Problem statement:
Beginning with the first line of the entries below, quote each line until you reach and include the line with "4 0; 0 0 1]".

Exercise inputs:
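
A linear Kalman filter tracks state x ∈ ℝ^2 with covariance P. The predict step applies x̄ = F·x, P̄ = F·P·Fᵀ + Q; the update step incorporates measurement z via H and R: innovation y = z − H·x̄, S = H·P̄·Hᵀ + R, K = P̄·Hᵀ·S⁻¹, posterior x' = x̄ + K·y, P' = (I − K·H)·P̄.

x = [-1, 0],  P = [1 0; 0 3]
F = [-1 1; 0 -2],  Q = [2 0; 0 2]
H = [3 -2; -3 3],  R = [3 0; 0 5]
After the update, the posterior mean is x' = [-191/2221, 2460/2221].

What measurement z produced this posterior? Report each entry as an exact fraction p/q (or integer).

x̄ = F·x = [1, 0]
P̄ = F·P·Fᵀ + Q = [6 -6; -6 14]
S = H·P̄·Hᵀ + R = [185 -228; -228 293]
K = P̄·Hᵀ·S⁻¹ = [582/2221 180/2221; 202/2221 612/2221]
x' − x̄ = [-2412/2221, 2460/2221] = K·y
y = (KᵀK)⁻¹·Kᵀ·(x' − x̄) = [-6, 6]
z = y + H·x̄ = [-6, 6] + [3, -3] = [-3, 3]

z = [-3, 3]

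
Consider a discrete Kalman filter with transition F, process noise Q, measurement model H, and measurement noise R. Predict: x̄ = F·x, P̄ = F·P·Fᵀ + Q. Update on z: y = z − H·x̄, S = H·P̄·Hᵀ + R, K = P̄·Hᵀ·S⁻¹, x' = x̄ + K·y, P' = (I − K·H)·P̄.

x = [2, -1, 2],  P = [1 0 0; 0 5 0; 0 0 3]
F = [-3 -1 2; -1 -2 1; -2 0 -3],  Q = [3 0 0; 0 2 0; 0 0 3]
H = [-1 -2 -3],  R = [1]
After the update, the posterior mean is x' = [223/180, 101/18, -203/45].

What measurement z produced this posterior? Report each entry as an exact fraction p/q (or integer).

z = [1]

x̄ = F·x = [-1, 2, -10]
P̄ = F·P·Fᵀ + Q = [29 19 -12; 19 26 -7; -12 -7 34]
S = H·P̄·Hᵀ + R = [360]
K = P̄·Hᵀ·S⁻¹ = [-31/360; -5/36; -19/90]
x' − x̄ = [403/180, 65/18, 247/45] = K·y
y = (KᵀK)⁻¹·Kᵀ·(x' − x̄) = [-26]
z = y + H·x̄ = [-26] + [27] = [1]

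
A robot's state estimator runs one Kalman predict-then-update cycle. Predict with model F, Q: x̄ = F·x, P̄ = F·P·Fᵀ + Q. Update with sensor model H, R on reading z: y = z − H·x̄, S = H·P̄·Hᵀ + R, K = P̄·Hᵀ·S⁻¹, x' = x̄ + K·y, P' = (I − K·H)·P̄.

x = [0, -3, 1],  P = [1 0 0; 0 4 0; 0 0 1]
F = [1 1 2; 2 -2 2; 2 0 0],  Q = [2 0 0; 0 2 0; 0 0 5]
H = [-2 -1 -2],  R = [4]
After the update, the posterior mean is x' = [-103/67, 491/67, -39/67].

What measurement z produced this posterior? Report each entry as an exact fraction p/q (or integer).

z = [-3]

x̄ = F·x = [-1, 8, 0]
P̄ = F·P·Fᵀ + Q = [11 -2 2; -2 26 4; 2 4 9]
S = H·P̄·Hᵀ + R = [134]
K = P̄·Hᵀ·S⁻¹ = [-12/67; -15/67; -13/67]
x' − x̄ = [-36/67, -45/67, -39/67] = K·y
y = (KᵀK)⁻¹·Kᵀ·(x' − x̄) = [3]
z = y + H·x̄ = [3] + [-6] = [-3]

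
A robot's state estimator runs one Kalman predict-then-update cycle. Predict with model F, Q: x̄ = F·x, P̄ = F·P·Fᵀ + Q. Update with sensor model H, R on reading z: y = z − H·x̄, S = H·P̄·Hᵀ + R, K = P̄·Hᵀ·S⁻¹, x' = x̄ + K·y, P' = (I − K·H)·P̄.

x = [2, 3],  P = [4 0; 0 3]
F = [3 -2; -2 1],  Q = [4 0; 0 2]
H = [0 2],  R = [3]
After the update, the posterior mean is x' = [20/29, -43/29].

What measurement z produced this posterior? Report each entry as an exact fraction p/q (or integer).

x̄ = F·x = [0, -1]
P̄ = F·P·Fᵀ + Q = [52 -30; -30 21]
S = H·P̄·Hᵀ + R = [87]
K = P̄·Hᵀ·S⁻¹ = [-20/29; 14/29]
x' − x̄ = [20/29, -14/29] = K·y
y = (KᵀK)⁻¹·Kᵀ·(x' − x̄) = [-1]
z = y + H·x̄ = [-1] + [-2] = [-3]

z = [-3]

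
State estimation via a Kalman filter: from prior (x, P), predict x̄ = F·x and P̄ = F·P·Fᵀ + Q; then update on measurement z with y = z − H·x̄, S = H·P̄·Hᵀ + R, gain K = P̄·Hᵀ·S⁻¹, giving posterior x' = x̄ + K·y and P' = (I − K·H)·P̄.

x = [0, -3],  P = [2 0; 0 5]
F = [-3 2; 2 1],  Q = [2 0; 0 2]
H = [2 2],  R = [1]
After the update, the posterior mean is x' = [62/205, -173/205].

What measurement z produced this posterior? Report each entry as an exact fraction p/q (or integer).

z = [-1]

x̄ = F·x = [-6, -3]
P̄ = F·P·Fᵀ + Q = [40 -2; -2 15]
S = H·P̄·Hᵀ + R = [205]
K = P̄·Hᵀ·S⁻¹ = [76/205; 26/205]
x' − x̄ = [1292/205, 442/205] = K·y
y = (KᵀK)⁻¹·Kᵀ·(x' − x̄) = [17]
z = y + H·x̄ = [17] + [-18] = [-1]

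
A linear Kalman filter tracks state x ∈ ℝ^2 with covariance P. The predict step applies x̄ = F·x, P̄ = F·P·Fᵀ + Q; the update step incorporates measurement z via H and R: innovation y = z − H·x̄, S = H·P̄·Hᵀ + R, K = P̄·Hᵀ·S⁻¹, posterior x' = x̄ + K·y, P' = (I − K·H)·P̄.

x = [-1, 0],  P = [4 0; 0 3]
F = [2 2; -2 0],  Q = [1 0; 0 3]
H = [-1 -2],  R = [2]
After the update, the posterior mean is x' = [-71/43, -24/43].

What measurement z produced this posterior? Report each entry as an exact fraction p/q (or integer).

z = [3]

x̄ = F·x = [-2, 2]
P̄ = F·P·Fᵀ + Q = [29 -16; -16 19]
S = H·P̄·Hᵀ + R = [43]
K = P̄·Hᵀ·S⁻¹ = [3/43; -22/43]
x' − x̄ = [15/43, -110/43] = K·y
y = (KᵀK)⁻¹·Kᵀ·(x' − x̄) = [5]
z = y + H·x̄ = [5] + [-2] = [3]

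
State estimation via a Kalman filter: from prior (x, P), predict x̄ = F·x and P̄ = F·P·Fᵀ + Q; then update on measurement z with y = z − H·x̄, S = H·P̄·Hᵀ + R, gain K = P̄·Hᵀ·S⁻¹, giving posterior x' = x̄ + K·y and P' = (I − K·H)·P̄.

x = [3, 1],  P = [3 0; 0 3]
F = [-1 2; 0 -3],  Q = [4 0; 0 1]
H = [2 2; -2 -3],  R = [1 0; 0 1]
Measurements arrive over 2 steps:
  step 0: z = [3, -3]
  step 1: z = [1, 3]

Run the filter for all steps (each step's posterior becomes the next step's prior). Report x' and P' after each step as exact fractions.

step 0: x' = [889/989, 421/989], P' = [2723/989 -2098/989; -2098/989 1692/989]
step 1: x' = [777297/198047, -707302/198047], P' = [560969/198047 -431338/198047; -431338/198047 693201/396094]

step 0: x̄ = F·x = [-1, -3]
step 0: P̄ = F·P·Fᵀ + Q = [19 -18; -18 28]
step 0: y = z − H·x̄ = [11, -14]
step 0: S = H·P̄·Hᵀ + R = [45 -64; -64 113]
step 0: K = P̄·Hᵀ·S⁻¹ = [1250/989 848/989; -812/989 -880/989]
step 0: x' = x̄ + K·y = [889/989, 421/989]
step 0: P' = (I − K·H)·P̄ = [2723/989 -2098/989; -2098/989 1692/989]
step 1: x̄ = F·x = [-47/989, -1263/989]
step 1: P̄ = F·P·Fᵀ + Q = [21839/989 -16446/989; -16446/989 16217/989]
step 1: y = z − H·x̄ = [3609/989, -916/989]
step 1: S = H·P̄·Hᵀ + R = [21645/989 -20198/989; -20198/989 36946/989]
step 1: K = P̄·Hᵀ·S⁻¹ = [259262/198047 172076/198047; -169475/198047 -354251/396094]
step 1: x' = x̄ + K·y = [777297/198047, -707302/198047]
step 1: P' = (I − K·H)·P̄ = [560969/198047 -431338/198047; -431338/198047 693201/396094]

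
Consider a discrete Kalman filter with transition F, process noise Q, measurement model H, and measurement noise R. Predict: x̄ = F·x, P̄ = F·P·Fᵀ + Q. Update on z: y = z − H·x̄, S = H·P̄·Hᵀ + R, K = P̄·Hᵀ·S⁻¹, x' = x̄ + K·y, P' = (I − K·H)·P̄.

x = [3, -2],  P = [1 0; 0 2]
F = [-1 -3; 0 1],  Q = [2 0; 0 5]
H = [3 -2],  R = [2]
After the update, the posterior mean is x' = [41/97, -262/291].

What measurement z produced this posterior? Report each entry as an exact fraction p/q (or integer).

x̄ = F·x = [3, -2]
P̄ = F·P·Fᵀ + Q = [21 -6; -6 7]
S = H·P̄·Hᵀ + R = [291]
K = P̄·Hᵀ·S⁻¹ = [25/97; -32/291]
x' − x̄ = [-250/97, 320/291] = K·y
y = (KᵀK)⁻¹·Kᵀ·(x' − x̄) = [-10]
z = y + H·x̄ = [-10] + [13] = [3]

z = [3]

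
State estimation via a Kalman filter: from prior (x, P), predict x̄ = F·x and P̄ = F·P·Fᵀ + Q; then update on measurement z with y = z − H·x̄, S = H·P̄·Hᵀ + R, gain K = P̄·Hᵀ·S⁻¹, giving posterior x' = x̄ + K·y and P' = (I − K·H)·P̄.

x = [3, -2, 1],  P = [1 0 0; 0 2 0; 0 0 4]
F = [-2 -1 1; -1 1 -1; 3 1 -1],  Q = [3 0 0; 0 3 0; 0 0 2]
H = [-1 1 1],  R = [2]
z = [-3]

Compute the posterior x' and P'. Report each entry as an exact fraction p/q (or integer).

x' = [-33/40, -291/40, 18/5]
P' = [199/80 173/80 -2/5; 173/80 511/80 -19/5; -2/5 -19/5 21/5]

x̄ = F·x = [-3, -6, 6]
P̄ = F·P·Fᵀ + Q = [13 -4 -12; -4 10 3; -12 3 17]
y = z − H·x̄ = [-6]
S = H·P̄·Hᵀ + R = [80]
K = P̄·Hᵀ·S⁻¹ = [-29/80; 17/80; 2/5]
x' = x̄ + K·y = [-33/40, -291/40, 18/5]
P' = (I − K·H)·P̄ = [199/80 173/80 -2/5; 173/80 511/80 -19/5; -2/5 -19/5 21/5]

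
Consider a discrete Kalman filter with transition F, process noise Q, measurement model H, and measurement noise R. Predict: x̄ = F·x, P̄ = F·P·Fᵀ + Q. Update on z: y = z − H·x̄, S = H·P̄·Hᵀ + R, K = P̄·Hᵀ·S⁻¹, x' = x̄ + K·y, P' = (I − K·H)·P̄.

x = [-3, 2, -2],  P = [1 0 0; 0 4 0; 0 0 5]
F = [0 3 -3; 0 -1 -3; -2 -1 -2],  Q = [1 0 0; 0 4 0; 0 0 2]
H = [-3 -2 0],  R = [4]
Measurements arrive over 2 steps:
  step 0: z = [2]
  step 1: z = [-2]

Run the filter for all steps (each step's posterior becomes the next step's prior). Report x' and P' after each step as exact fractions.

step 0: x' = [308/225, -403/135, 2594/675], P' = [742/75 -647/45 -2294/225; -647/45 1181/54 2089/135; -2294/225 2089/135 12808/675]
step 1: x' = [-26578614/2862575, 42513036/2862575, 14266628/2862575], P' = [140472944/2862575 -209913306/2862575 -53154438/2862575; -209913306/2862575 316532969/2862575 80614687/2862575; -53154438/2862575 80614687/2862575 33551601/2862575]

step 0: x̄ = F·x = [12, 4, 8]
step 0: P̄ = F·P·Fᵀ + Q = [82 33 18; 33 53 34; 18 34 30]
step 0: y = z − H·x̄ = [46]
step 0: S = H·P̄·Hᵀ + R = [1350]
step 0: K = P̄·Hᵀ·S⁻¹ = [-52/225; -41/270; -61/675]
step 0: x' = x̄ + K·y = [308/225, -403/135, 2594/675]
step 0: P' = (I − K·H)·P̄ = [742/75 -647/45 -2294/225; -647/45 1181/54 2089/135; -2294/225 2089/135 12808/675]
step 1: x̄ = F·x = [-4609/225, -5767/675, -5021/675]
step 1: P̄ = F·P·Fᵀ + Q = [13511/150 5543/450 12109/450; 5543/450 390809/1350 166267/1350; 12109/450 166267/1350 83921/1350]
step 1: y = z − H·x̄ = [-10873/135]
step 1: S = H·P̄·Hᵀ + R = [114503/54]
step 1: K = P̄·Hᵀ·S⁻¹ = [-79611/572515; -166301/572515; -88303/572515]
step 1: x' = x̄ + K·y = [-26578614/2862575, 42513036/2862575, 14266628/2862575]
step 1: P' = (I − K·H)·P̄ = [140472944/2862575 -209913306/2862575 -53154438/2862575; -209913306/2862575 316532969/2862575 80614687/2862575; -53154438/2862575 80614687/2862575 33551601/2862575]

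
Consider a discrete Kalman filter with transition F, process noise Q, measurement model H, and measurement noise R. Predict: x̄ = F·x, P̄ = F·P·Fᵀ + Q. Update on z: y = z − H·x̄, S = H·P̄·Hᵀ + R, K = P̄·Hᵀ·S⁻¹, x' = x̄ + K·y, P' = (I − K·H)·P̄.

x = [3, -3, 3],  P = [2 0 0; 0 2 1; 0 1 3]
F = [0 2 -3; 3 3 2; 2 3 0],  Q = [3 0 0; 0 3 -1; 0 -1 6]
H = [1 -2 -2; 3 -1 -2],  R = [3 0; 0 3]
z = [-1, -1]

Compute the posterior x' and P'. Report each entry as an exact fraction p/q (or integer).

x̄ = F·x = [-15, 6, -3]
P̄ = F·P·Fᵀ + Q = [26 -11 3; -11 63 35; 3 35 32]
y = z − H·x̄ = [20, 44]
S = H·P̄·Hᵀ + R = [721 595; 595 598]
K = P̄·Hᵀ·S⁻¹ = [-3467/11019 4979/11019; -25016/77133 497/11019; -24788/77133 1865/11019]
x' = x̄ + K·y = [-5183/3673, 38518/25711, -50913/25711]
P' = (I − K·H)·P̄ = [18851/11019 -12364/11019 26990/11019; -12364/11019 258581/77133 -264331/77133; 26990/11019 -264331/77133 395978/77133]

x' = [-5183/3673, 38518/25711, -50913/25711]
P' = [18851/11019 -12364/11019 26990/11019; -12364/11019 258581/77133 -264331/77133; 26990/11019 -264331/77133 395978/77133]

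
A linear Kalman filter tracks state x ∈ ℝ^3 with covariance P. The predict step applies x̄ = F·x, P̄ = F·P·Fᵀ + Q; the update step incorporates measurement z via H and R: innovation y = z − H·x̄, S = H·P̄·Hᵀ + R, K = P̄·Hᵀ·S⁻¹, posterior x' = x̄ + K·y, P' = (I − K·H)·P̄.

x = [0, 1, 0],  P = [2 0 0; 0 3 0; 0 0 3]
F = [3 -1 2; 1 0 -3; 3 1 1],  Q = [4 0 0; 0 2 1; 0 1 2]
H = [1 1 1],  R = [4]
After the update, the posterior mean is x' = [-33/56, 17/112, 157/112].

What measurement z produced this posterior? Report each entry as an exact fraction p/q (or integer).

x̄ = F·x = [-1, 0, 1]
P̄ = F·P·Fᵀ + Q = [37 -12 21; -12 31 -2; 21 -2 26]
S = H·P̄·Hᵀ + R = [112]
K = P̄·Hᵀ·S⁻¹ = [23/56; 17/112; 45/112]
x' − x̄ = [23/56, 17/112, 45/112] = K·y
y = (KᵀK)⁻¹·Kᵀ·(x' − x̄) = [1]
z = y + H·x̄ = [1] + [0] = [1]

z = [1]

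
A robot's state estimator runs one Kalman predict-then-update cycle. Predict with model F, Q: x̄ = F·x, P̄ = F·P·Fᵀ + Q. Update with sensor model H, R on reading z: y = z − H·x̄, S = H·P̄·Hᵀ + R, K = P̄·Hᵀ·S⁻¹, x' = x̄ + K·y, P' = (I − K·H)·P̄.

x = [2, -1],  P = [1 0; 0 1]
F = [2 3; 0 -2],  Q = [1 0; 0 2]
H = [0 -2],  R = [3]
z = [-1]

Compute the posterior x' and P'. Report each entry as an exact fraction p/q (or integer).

x̄ = F·x = [1, 2]
P̄ = F·P·Fᵀ + Q = [14 -6; -6 6]
y = z − H·x̄ = [3]
S = H·P̄·Hᵀ + R = [27]
K = P̄·Hᵀ·S⁻¹ = [4/9; -4/9]
x' = x̄ + K·y = [7/3, 2/3]
P' = (I − K·H)·P̄ = [26/3 -2/3; -2/3 2/3]

x' = [7/3, 2/3]
P' = [26/3 -2/3; -2/3 2/3]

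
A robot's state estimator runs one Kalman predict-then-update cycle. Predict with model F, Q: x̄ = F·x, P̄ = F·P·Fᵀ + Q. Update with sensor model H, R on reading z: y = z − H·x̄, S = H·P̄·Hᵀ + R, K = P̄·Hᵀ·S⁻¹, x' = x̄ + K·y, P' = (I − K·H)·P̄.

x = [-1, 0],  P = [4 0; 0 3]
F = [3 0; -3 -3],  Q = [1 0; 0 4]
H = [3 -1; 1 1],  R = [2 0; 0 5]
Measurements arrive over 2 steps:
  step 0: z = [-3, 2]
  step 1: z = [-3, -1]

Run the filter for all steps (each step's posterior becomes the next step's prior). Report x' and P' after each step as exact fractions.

step 0: x̄ = F·x = [-3, 3]
step 0: P̄ = F·P·Fᵀ + Q = [37 -36; -36 67]
step 0: y = z − H·x̄ = [9, 2]
step 0: S = H·P̄·Hᵀ + R = [618 -28; -28 37]
step 0: K = P̄·Hᵀ·S⁻¹ = [5467/22082 2367/11041; -5607/22082 7129/11041]
step 0: x' = x̄ + K·y = [-7575/22082, 44299/22082]
step 0: P' = (I − K·H)·P̄ = [8651/22082 15019/22082; 15019/22082 56271/22082]
step 1: x̄ = F·x = [-22725/22082, -55086/11041]
step 1: P̄ = F·P·Fᵀ + Q = [99941/22082 -106515/11041; -106515/11041 471484/11041]
step 1: y = z − H·x̄ = [-108243/22082, 110815/22082]
step 1: S = H·P̄·Hᵀ + R = [3164781/22082 -1069205/22082; -1069205/22082 727259/22082]
step 1: K = P̄·Hᵀ·S⁻¹ = [11414801/52459747 8624358/52459747; -16760826/52459747 28011484/52459747]
step 1: x' = x̄ + K·y = [-66661164/52459747, -39002833/52459747]
step 1: P' = (I − K·H)·P̄ = [16487848/52459747 26633942/52459747; 26633942/52459747 113423478/52459747]

step 0: x' = [-7575/22082, 44299/22082], P' = [8651/22082 15019/22082; 15019/22082 56271/22082]
step 1: x' = [-66661164/52459747, -39002833/52459747], P' = [16487848/52459747 26633942/52459747; 26633942/52459747 113423478/52459747]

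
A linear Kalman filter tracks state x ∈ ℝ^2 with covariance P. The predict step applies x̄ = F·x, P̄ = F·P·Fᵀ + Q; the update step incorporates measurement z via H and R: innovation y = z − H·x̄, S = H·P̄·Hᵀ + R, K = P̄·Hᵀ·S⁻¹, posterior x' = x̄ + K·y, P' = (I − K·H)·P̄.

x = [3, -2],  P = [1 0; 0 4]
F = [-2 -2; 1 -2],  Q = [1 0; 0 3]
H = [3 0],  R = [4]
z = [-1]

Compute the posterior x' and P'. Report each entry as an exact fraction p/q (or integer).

x' = [-71/193, 1561/193]
P' = [84/193 56/193; 56/193 2096/193]

x̄ = F·x = [-2, 7]
P̄ = F·P·Fᵀ + Q = [21 14; 14 20]
y = z − H·x̄ = [5]
S = H·P̄·Hᵀ + R = [193]
K = P̄·Hᵀ·S⁻¹ = [63/193; 42/193]
x' = x̄ + K·y = [-71/193, 1561/193]
P' = (I − K·H)·P̄ = [84/193 56/193; 56/193 2096/193]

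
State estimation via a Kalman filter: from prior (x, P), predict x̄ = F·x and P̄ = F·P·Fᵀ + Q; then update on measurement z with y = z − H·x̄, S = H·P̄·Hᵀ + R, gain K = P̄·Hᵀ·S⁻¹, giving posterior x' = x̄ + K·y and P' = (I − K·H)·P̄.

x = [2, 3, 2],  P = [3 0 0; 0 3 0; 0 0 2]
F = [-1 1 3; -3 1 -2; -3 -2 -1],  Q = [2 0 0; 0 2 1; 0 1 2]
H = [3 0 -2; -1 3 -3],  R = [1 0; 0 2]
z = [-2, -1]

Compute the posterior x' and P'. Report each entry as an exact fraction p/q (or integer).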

Reply:
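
A linear Kalman filter tracks state x ∈ ℝ^2 with covariance P. The predict step applies x̄ = F·x, P̄ = F·P·Fᵀ + Q; the update step incorporates measurement z via H and R: innovation y = z − H·x̄, S = H·P̄·Hᵀ + R, K = P̄·Hᵀ·S⁻¹, posterior x' = x̄ + K·y, P' = (I − K·H)·P̄.

x = [-1, 0],  P = [1 0; 0 3]
F = [-1 1; 0 -2],  Q = [2 0; 0 2]
H = [3 -2; -3 3],  R = [3 0; 0 5]
After the update, the posterior mean is x' = [-191/2221, 2460/2221].

What measurement z produced this posterior? Report each entry as an exact fraction p/q (or integer).

x̄ = F·x = [1, 0]
P̄ = F·P·Fᵀ + Q = [6 -6; -6 14]
S = H·P̄·Hᵀ + R = [185 -228; -228 293]
K = P̄·Hᵀ·S⁻¹ = [582/2221 180/2221; 202/2221 612/2221]
x' − x̄ = [-2412/2221, 2460/2221] = K·y
y = (KᵀK)⁻¹·Kᵀ·(x' − x̄) = [-6, 6]
z = y + H·x̄ = [-6, 6] + [3, -3] = [-3, 3]

z = [-3, 3]

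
Consider a discrete Kalman filter with transition F, process noise Q, measurement model H, and measurement noise R. Predict: x̄ = F·x, P̄ = F·P·Fᵀ + Q. Update on z: y = z − H·x̄, S = H·P̄·Hᵀ + R, K = P̄·Hᵀ·S⁻¹, x' = x̄ + K·y, P' = (I − K·H)·P̄.

x = [2, -1, 2],  P = [1 0 0; 0 5 0; 0 0 3]
F = [-3 -1 2; -1 -2 1; -2 0 -3],  Q = [3 0 0; 0 2 0; 0 0 3]
H = [-1 -2 -3],  R = [1]
After the update, the posterior mean is x' = [223/180, 101/18, -203/45].

What measurement z produced this posterior? Report each entry as an exact fraction p/q (or integer).

z = [1]

x̄ = F·x = [-1, 2, -10]
P̄ = F·P·Fᵀ + Q = [29 19 -12; 19 26 -7; -12 -7 34]
S = H·P̄·Hᵀ + R = [360]
K = P̄·Hᵀ·S⁻¹ = [-31/360; -5/36; -19/90]
x' − x̄ = [403/180, 65/18, 247/45] = K·y
y = (KᵀK)⁻¹·Kᵀ·(x' − x̄) = [-26]
z = y + H·x̄ = [-26] + [27] = [1]

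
A robot's state estimator runs one Kalman predict-then-update cycle. Predict with model F, Q: x̄ = F·x, P̄ = F·P·Fᵀ + Q. Update with sensor model H, R on reading z: y = z − H·x̄, S = H·P̄·Hᵀ + R, K = P̄·Hᵀ·S⁻¹, x' = x̄ + K·y, P' = (I − K·H)·P̄.

x = [0, -3, 1],  P = [1 0 0; 0 4 0; 0 0 1]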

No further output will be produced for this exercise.